Scan the material for the string "Iteratively" and copy out every line in which it occurs.

GIVEN ENTRIES Block Start

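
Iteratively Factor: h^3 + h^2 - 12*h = (h - 3)*(h^2 + 4*h) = (h - 3)*(h + 4)*(h)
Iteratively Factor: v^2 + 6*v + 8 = (v + 2)*(v + 4)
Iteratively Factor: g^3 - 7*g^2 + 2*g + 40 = (g - 4)*(g^2 - 3*g - 10) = (g - 5)*(g - 4)*(g + 2)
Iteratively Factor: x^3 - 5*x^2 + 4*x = (x - 1)*(x^2 - 4*x) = (x - 4)*(x - 1)*(x)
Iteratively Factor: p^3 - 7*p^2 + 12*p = (p)*(p^2 - 7*p + 12) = p*(p - 3)*(p - 4)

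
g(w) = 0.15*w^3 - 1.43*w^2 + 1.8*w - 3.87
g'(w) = 0.45*w^2 - 2.86*w + 1.8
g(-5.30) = -75.91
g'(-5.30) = 29.60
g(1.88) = -4.54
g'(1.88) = -1.99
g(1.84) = -4.46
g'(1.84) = -1.94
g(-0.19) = -4.26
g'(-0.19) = 2.36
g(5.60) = -12.29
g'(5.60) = -0.10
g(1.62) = -4.07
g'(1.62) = -1.65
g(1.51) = -3.90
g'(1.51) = -1.49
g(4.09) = -10.17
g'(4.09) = -2.37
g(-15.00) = -858.87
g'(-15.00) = 145.95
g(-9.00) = -245.25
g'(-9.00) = 63.99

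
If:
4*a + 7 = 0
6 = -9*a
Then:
No Solution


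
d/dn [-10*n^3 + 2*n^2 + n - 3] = -30*n^2 + 4*n + 1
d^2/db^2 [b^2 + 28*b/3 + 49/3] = 2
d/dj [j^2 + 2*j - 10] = 2*j + 2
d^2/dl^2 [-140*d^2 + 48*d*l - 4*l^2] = -8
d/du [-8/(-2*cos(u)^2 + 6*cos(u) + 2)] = 4*(2*cos(u) - 3)*sin(u)/(sin(u)^2 + 3*cos(u))^2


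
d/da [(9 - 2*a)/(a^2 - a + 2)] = (-2*a^2 + 2*a + (2*a - 9)*(2*a - 1) - 4)/(a^2 - a + 2)^2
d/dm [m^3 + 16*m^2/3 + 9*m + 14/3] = 3*m^2 + 32*m/3 + 9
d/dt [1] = 0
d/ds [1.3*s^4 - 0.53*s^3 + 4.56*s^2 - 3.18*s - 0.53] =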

GIVEN ENTRIES Block End

**ANSWER SECTION**
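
Iteratively Factor: h^3 + h^2 - 12*h = (h - 3)*(h^2 + 4*h) = (h - 3)*(h + 4)*(h)
Iteratively Factor: v^2 + 6*v + 8 = (v + 2)*(v + 4)
Iteratively Factor: g^3 - 7*g^2 + 2*g + 40 = (g - 4)*(g^2 - 3*g - 10) = (g - 5)*(g - 4)*(g + 2)
Iteratively Factor: x^3 - 5*x^2 + 4*x = (x - 1)*(x^2 - 4*x) = (x - 4)*(x - 1)*(x)
Iteratively Factor: p^3 - 7*p^2 + 12*p = (p)*(p^2 - 7*p + 12) = p*(p - 3)*(p - 4)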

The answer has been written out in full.